[Saved data entries]
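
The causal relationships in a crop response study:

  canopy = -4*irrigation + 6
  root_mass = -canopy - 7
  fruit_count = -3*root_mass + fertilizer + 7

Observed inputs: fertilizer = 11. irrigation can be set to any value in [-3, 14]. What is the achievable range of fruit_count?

-111 to 93

Substituting into the root_mass equation gives root_mass = 4*irrigation - 13.
Substituting into the fruit_count equation gives fruit_count = -12*irrigation + 57.
Linear in irrigation, so extremes are at the endpoints: irrigation = -3 gives fruit_count = 93; irrigation = 14 gives fruit_count = -111.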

**Exercise brief**.
After reading the data above, return it verbatim in full.

**Answer section**.
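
The causal relationships in a crop response study:

  canopy = -4*irrigation + 6
  root_mass = -canopy - 7
  fruit_count = -3*root_mass + fertilizer + 7

Observed inputs: fertilizer = 11. irrigation can be set to any value in [-3, 14]. What is the achievable range of fruit_count?

-111 to 93

Substituting into the root_mass equation gives root_mass = 4*irrigation - 13.
Substituting into the fruit_count equation gives fruit_count = -12*irrigation + 57.
Linear in irrigation, so extremes are at the endpoints: irrigation = -3 gives fruit_count = 93; irrigation = 14 gives fruit_count = -111.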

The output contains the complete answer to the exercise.